▶ Directions for this task:
Each line from the start of the data below through the one containing "10.5, 10.4, 9.2" must be reproduced exactly.
━━━━━━━━━━━━━━━━
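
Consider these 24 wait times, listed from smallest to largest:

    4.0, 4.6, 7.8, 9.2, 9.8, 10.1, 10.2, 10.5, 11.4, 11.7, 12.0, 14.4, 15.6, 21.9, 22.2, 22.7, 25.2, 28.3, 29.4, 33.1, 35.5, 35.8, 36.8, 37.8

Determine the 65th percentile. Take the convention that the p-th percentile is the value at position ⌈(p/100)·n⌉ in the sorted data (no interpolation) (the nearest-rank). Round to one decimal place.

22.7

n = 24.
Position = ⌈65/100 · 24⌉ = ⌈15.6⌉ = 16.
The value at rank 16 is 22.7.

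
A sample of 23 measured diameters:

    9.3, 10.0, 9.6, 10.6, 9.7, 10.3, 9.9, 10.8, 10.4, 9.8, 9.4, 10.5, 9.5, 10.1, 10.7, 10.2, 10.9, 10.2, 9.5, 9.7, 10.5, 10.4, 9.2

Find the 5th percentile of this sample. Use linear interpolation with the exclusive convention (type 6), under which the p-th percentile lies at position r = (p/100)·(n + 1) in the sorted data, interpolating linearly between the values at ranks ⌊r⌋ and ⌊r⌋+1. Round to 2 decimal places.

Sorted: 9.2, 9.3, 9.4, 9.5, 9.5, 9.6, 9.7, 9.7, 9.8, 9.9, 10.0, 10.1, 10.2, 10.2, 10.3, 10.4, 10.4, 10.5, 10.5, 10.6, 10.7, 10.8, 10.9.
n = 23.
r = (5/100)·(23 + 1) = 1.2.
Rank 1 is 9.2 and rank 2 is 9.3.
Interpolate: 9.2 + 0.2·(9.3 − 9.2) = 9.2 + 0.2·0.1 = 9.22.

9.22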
━━━━━━━━━━━━━━━━
▶ Answer box:
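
Consider these 24 wait times, listed from smallest to largest:

    4.0, 4.6, 7.8, 9.2, 9.8, 10.1, 10.2, 10.5, 11.4, 11.7, 12.0, 14.4, 15.6, 21.9, 22.2, 22.7, 25.2, 28.3, 29.4, 33.1, 35.5, 35.8, 36.8, 37.8

Determine the 65th percentile. Take the convention that the p-th percentile is the value at position ⌈(p/100)·n⌉ in the sorted data (no interpolation) (the nearest-rank). Round to one decimal place.

22.7

n = 24.
Position = ⌈65/100 · 24⌉ = ⌈15.6⌉ = 16.
The value at rank 16 is 22.7.

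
A sample of 23 measured diameters:

    9.3, 10.0, 9.6, 10.6, 9.7, 10.3, 9.9, 10.8, 10.4, 9.8, 9.4, 10.5, 9.5, 10.1, 10.7, 10.2, 10.9, 10.2, 9.5, 9.7, 10.5, 10.4, 9.2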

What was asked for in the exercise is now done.